YOUR INSTRUCTIONS. Repeat the whole listing below with nothing added or dropped.
___ DATA FOR THE TASK ___
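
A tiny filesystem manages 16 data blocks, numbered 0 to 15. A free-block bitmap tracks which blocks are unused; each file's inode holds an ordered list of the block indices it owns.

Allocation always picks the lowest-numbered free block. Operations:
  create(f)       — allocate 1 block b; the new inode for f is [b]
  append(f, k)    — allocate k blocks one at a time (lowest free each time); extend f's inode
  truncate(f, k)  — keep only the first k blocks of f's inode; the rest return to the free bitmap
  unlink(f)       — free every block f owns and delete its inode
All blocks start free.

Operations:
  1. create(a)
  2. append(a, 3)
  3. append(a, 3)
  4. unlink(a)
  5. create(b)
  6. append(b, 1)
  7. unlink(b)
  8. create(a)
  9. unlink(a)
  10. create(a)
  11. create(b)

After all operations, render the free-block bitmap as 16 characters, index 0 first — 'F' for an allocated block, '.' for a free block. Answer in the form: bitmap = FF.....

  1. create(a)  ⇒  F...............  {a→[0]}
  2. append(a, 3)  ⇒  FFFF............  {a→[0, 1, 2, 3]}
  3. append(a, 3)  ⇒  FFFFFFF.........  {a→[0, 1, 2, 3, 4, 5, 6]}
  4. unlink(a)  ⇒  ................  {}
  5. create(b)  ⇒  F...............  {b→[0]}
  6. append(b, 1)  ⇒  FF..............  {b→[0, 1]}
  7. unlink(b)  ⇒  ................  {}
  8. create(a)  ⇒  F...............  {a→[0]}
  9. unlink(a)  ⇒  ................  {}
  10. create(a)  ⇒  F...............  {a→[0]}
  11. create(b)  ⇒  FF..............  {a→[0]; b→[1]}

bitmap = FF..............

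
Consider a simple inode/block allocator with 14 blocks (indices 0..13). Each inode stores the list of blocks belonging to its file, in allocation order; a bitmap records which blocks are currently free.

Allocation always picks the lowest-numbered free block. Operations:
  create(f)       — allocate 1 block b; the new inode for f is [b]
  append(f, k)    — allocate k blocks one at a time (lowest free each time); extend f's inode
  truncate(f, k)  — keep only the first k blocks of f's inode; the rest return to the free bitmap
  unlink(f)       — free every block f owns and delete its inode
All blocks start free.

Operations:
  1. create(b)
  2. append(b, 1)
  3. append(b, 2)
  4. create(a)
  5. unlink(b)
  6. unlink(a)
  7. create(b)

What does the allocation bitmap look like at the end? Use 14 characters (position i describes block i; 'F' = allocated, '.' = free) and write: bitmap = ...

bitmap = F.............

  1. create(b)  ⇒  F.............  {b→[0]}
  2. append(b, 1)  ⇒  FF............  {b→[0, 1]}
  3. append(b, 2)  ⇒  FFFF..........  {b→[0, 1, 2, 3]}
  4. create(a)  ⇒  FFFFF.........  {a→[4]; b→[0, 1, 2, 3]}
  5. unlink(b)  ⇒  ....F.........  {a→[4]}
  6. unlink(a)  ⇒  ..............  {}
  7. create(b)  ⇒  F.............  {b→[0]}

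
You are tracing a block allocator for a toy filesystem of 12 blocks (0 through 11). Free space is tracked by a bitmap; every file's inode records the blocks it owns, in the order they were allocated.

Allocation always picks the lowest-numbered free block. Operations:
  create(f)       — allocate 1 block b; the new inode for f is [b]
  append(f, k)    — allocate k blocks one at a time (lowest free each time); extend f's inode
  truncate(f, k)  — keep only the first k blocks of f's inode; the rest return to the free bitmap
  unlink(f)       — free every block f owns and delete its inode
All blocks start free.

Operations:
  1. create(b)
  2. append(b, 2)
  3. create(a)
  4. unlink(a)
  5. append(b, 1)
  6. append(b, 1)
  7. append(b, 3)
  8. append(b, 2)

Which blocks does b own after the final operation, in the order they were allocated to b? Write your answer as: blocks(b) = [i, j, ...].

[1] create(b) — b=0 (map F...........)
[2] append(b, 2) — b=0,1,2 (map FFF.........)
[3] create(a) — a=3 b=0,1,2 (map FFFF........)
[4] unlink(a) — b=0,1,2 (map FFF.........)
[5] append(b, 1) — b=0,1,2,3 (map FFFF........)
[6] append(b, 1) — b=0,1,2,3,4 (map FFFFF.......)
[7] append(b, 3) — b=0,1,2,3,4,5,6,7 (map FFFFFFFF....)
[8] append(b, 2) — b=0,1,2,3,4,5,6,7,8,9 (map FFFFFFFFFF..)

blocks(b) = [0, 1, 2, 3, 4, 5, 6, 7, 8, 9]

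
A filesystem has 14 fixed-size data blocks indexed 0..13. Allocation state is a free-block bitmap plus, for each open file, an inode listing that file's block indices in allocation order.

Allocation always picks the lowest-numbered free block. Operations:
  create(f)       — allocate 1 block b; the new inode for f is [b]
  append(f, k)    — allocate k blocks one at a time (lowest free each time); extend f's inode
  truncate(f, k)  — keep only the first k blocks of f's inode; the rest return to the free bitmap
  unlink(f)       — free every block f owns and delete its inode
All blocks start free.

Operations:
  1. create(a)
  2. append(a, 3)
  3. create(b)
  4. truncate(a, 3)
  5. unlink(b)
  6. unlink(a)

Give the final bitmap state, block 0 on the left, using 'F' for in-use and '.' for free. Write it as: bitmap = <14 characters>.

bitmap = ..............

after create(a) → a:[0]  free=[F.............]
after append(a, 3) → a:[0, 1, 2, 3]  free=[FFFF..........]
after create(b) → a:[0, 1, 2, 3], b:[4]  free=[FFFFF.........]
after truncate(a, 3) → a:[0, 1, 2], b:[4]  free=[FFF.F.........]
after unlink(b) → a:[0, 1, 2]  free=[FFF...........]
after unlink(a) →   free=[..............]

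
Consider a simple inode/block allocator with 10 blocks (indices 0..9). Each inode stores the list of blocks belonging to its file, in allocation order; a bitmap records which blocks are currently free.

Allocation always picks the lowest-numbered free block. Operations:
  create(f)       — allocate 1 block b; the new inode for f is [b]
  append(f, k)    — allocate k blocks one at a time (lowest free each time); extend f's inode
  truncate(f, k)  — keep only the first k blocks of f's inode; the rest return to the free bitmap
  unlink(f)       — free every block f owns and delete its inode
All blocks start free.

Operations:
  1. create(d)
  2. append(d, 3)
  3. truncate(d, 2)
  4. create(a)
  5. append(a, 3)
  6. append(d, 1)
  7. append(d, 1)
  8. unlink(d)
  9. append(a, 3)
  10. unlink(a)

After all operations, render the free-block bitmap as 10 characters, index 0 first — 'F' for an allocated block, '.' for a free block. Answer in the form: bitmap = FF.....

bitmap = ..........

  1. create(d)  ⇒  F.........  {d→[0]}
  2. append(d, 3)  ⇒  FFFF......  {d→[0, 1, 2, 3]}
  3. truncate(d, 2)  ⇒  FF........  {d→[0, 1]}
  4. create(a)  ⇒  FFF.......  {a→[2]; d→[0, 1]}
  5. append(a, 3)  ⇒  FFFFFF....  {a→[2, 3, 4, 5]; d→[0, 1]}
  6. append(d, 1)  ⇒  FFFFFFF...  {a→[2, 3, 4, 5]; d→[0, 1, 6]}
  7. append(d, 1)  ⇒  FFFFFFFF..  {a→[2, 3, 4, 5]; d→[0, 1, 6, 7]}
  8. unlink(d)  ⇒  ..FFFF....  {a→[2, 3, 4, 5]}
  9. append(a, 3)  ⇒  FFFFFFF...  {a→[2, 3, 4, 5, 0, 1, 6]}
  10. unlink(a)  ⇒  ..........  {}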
___
RESPONSE.
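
A tiny filesystem manages 16 data blocks, numbered 0 to 15. A free-block bitmap tracks which blocks are unused; each file's inode holds an ordered list of the block indices it owns.

Allocation always picks the lowest-numbered free block. Operations:
  create(f)       — allocate 1 block b; the new inode for f is [b]
  append(f, k)    — allocate k blocks one at a time (lowest free each time); extend f's inode
  truncate(f, k)  — keep only the first k blocks of f's inode; the rest return to the free bitmap
  unlink(f)       — free every block f owns and delete its inode
All blocks start free.

Operations:
  1. create(a)
  2. append(a, 3)
  3. append(a, 3)
  4. unlink(a)
  5. create(b)
  6. append(b, 1)
  7. unlink(b)
  8. create(a)
  9. unlink(a)
  10. create(a)
  11. create(b)

After all operations, render the free-block bitmap as 16 characters, index 0 first — 'F' for an allocated block, '.' for a free block. Answer in the form: bitmap = FF.....

  1. create(a)  ⇒  F...............  {a→[0]}
  2. append(a, 3)  ⇒  FFFF............  {a→[0, 1, 2, 3]}
  3. append(a, 3)  ⇒  FFFFFFF.........  {a→[0, 1, 2, 3, 4, 5, 6]}
  4. unlink(a)  ⇒  ................  {}
  5. create(b)  ⇒  F...............  {b→[0]}
  6. append(b, 1)  ⇒  FF..............  {b→[0, 1]}
  7. unlink(b)  ⇒  ................  {}
  8. create(a)  ⇒  F...............  {a→[0]}
  9. unlink(a)  ⇒  ................  {}
  10. create(a)  ⇒  F...............  {a→[0]}
  11. create(b)  ⇒  FF..............  {a→[0]; b→[1]}

bitmap = FF..............

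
Consider a simple inode/block allocator with 14 blocks (indices 0..13). Each inode stores the list of blocks belonging to its file, in allocation order; a bitmap records which blocks are currently free.

Allocation always picks the lowest-numbered free block. Operations:
  create(f)       — allocate 1 block b; the new inode for f is [b]
  append(f, k)    — allocate k blocks one at a time (lowest free each time); extend f's inode
  truncate(f, k)  — keep only the first k blocks of f's inode; the rest return to the free bitmap
  unlink(f)       — free every block f owns and delete its inode
All blocks start free.

Operations:
  1. create(b)
  2. append(b, 1)
  3. append(b, 2)
  4. create(a)
  5. unlink(b)
  6. unlink(a)
  7. create(b)

What does the allocation bitmap look like at the end? Use 14 characters (position i describes block i; 'F' = allocated, '.' = free) and write: bitmap = ...

bitmap = F.............

  1. create(b)  ⇒  F.............  {b→[0]}
  2. append(b, 1)  ⇒  FF............  {b→[0, 1]}
  3. append(b, 2)  ⇒  FFFF..........  {b→[0, 1, 2, 3]}
  4. create(a)  ⇒  FFFFF.........  {a→[4]; b→[0, 1, 2, 3]}
  5. unlink(b)  ⇒  ....F.........  {a→[4]}
  6. unlink(a)  ⇒  ..............  {}
  7. create(b)  ⇒  F.............  {b→[0]}

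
You are tracing a block allocator for a toy filesystem of 12 blocks (0 through 11). Free space is tracked by a bitmap; every file's inode records the blocks it owns, in the order they were allocated.

Allocation always picks the lowest-numbered free block. Operations:
  create(f)       — allocate 1 block b; the new inode for f is [b]
  append(f, k)    — allocate k blocks one at a time (lowest free each time); extend f's inode
  truncate(f, k)  — keep only the first k blocks of f's inode; the rest return to the free bitmap
  unlink(f)       — free every block f owns and delete its inode
All blocks start free.

Operations:
  1. create(b)
  2. append(b, 2)
  3. create(a)
  4. unlink(a)
  5. append(b, 1)
  6. append(b, 1)
  7. append(b, 3)
  8. append(b, 2)

Which blocks does b own after the final operation, in the order they were allocated to b? Write your answer as: blocks(b) = [i, j, ...].

[1] create(b) — b=0 (map F...........)
[2] append(b, 2) — b=0,1,2 (map FFF.........)
[3] create(a) — a=3 b=0,1,2 (map FFFF........)
[4] unlink(a) — b=0,1,2 (map FFF.........)
[5] append(b, 1) — b=0,1,2,3 (map FFFF........)
[6] append(b, 1) — b=0,1,2,3,4 (map FFFFF.......)
[7] append(b, 3) — b=0,1,2,3,4,5,6,7 (map FFFFFFFF....)
[8] append(b, 2) — b=0,1,2,3,4,5,6,7,8,9 (map FFFFFFFFFF..)

blocks(b) = [0, 1, 2, 3, 4, 5, 6, 7, 8, 9]

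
A filesystem has 14 fixed-size data blocks indexed 0..13. Allocation state is a free-block bitmap plus, for each open file, an inode listing that file's block indices in allocation order.

Allocation always picks the lowest-numbered free block. Operations:
  create(f)       — allocate 1 block b; the new inode for f is [b]
  append(f, k)    — allocate k blocks one at a time (lowest free each time); extend f's inode
  truncate(f, k)  — keep only the first k blocks of f's inode; the rest return to the free bitmap
  unlink(f)       — free every block f owns and delete its inode
All blocks start free.

Operations:
  1. create(a)
  2. append(a, 3)
  3. create(b)
  4. truncate(a, 3)
  5. unlink(b)
  6. unlink(a)

Give the final bitmap state, block 0 on the left, using 'F' for in-use and '.' for free. Write it as: bitmap = <14 characters>.

bitmap = ..............

after create(a) → a:[0]  free=[F.............]
after append(a, 3) → a:[0, 1, 2, 3]  free=[FFFF..........]
after create(b) → a:[0, 1, 2, 3], b:[4]  free=[FFFFF.........]
after truncate(a, 3) → a:[0, 1, 2], b:[4]  free=[FFF.F.........]
after unlink(b) → a:[0, 1, 2]  free=[FFF...........]
after unlink(a) →   free=[..............]

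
Consider a simple inode/block allocator with 10 blocks (indices 0..9). Each inode stores the list of blocks belonging to its file, in allocation order; a bitmap records which blocks are currently free.

Allocation always picks the lowest-numbered free block. Operations:
  create(f)       — allocate 1 block b; the new inode for f is [b]
  append(f, k)    — allocate k blocks one at a time (lowest free each time); extend f's inode
  truncate(f, k)  — keep only the first k blocks of f's inode; the rest return to the free bitmap
  unlink(f)       — free every block f owns and delete its inode
All blocks start free.

Operations:
  1. create(d)
  2. append(d, 3)
  3. truncate(d, 2)
  4. create(a)
  5. append(a, 3)
  6. append(d, 1)
  7. append(d, 1)
  8. unlink(d)
  9. append(a, 3)
  10. unlink(a)

After all operations, render the free-block bitmap as 10 characters, index 0 first — 'F' for an allocated block, '.' for a free block. Answer in the form: bitmap = FF.....

bitmap = ..........

  1. create(d)  ⇒  F.........  {d→[0]}
  2. append(d, 3)  ⇒  FFFF......  {d→[0, 1, 2, 3]}
  3. truncate(d, 2)  ⇒  FF........  {d→[0, 1]}
  4. create(a)  ⇒  FFF.......  {a→[2]; d→[0, 1]}
  5. append(a, 3)  ⇒  FFFFFF....  {a→[2, 3, 4, 5]; d→[0, 1]}
  6. append(d, 1)  ⇒  FFFFFFF...  {a→[2, 3, 4, 5]; d→[0, 1, 6]}
  7. append(d, 1)  ⇒  FFFFFFFF..  {a→[2, 3, 4, 5]; d→[0, 1, 6, 7]}
  8. unlink(d)  ⇒  ..FFFF....  {a→[2, 3, 4, 5]}
  9. append(a, 3)  ⇒  FFFFFFF...  {a→[2, 3, 4, 5, 0, 1, 6]}
  10. unlink(a)  ⇒  ..........  {}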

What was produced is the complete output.